• ASSIGNED TASK:
Below are the data; count the lines with the string "hypotheses" in them and give that number only.

• Stored data entries:
━━━━━━━━━━━━━━━━━━━━━━━━━━━━━━

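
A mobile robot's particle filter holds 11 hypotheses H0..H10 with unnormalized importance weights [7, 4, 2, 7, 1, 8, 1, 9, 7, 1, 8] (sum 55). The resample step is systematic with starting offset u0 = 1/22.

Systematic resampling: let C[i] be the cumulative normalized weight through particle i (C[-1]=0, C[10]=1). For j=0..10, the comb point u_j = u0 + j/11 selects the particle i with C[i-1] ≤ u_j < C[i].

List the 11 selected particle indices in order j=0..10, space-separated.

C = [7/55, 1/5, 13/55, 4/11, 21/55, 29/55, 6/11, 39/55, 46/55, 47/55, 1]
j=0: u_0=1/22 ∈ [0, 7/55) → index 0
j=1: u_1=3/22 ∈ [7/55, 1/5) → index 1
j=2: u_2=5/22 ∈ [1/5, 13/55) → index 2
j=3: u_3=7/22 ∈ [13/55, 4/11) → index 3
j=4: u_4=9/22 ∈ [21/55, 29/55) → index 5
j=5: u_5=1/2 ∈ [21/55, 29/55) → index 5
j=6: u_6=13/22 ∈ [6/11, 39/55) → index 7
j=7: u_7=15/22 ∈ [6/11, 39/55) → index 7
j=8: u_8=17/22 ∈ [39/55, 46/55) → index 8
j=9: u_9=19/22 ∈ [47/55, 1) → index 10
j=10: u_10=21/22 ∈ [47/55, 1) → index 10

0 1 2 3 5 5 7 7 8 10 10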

━━━━━━━━━━━━━━━━━━━━━━━━━━━━━━

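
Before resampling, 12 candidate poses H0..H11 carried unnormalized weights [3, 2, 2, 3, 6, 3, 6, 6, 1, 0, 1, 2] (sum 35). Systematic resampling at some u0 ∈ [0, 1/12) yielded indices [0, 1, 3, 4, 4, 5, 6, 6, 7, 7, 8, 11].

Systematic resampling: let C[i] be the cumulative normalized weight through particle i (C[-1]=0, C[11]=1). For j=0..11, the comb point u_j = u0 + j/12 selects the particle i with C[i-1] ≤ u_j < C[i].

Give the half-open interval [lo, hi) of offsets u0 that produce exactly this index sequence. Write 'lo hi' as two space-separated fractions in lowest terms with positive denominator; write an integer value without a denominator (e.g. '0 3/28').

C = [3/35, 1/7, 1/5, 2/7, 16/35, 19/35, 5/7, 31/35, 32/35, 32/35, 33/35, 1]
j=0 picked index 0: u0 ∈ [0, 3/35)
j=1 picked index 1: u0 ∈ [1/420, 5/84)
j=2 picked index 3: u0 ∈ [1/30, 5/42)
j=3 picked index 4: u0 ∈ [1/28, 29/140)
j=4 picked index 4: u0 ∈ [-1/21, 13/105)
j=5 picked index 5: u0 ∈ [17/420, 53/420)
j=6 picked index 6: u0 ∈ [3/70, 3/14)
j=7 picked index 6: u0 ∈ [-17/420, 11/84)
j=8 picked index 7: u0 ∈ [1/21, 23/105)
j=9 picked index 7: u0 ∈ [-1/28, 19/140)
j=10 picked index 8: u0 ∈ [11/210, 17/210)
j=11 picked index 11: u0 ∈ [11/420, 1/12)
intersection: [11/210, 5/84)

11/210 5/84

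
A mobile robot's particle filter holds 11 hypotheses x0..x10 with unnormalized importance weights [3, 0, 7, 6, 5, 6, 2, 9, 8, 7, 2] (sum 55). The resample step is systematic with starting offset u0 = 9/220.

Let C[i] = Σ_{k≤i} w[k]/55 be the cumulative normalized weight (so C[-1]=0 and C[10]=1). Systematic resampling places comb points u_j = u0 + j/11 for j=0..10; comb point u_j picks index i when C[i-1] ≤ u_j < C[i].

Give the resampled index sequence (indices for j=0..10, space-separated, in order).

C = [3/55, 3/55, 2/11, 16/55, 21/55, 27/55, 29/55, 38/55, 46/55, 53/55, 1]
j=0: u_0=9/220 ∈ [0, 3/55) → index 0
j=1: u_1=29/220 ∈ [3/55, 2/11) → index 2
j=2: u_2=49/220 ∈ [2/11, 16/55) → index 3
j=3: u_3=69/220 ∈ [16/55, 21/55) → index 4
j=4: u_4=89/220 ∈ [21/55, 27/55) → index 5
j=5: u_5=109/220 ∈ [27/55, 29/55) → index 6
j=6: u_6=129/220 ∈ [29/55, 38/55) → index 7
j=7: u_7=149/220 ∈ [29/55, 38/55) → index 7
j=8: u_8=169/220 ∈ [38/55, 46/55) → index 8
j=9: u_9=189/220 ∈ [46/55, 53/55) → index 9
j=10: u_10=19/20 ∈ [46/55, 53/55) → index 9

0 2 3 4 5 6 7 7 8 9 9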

━━━━━━━━━━━━━━━━━━━━━━━━━━━━━━

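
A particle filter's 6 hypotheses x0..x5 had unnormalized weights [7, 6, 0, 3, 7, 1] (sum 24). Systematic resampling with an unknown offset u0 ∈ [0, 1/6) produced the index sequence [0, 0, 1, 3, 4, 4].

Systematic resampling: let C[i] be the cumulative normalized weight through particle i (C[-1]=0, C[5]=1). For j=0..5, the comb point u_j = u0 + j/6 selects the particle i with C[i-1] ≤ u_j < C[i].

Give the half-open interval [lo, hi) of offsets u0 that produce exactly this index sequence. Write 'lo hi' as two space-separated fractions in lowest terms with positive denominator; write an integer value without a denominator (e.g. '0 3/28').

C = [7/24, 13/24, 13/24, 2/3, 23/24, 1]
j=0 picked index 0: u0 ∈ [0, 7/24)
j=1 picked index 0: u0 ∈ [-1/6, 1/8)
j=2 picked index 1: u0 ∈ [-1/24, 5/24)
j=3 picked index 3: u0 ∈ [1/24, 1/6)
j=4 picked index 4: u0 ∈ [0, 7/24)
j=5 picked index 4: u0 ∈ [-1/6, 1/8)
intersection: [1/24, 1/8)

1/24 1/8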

━━━━━━━━━━━━━━━━━━━━━━━━━━━━━━

• REPLY:
3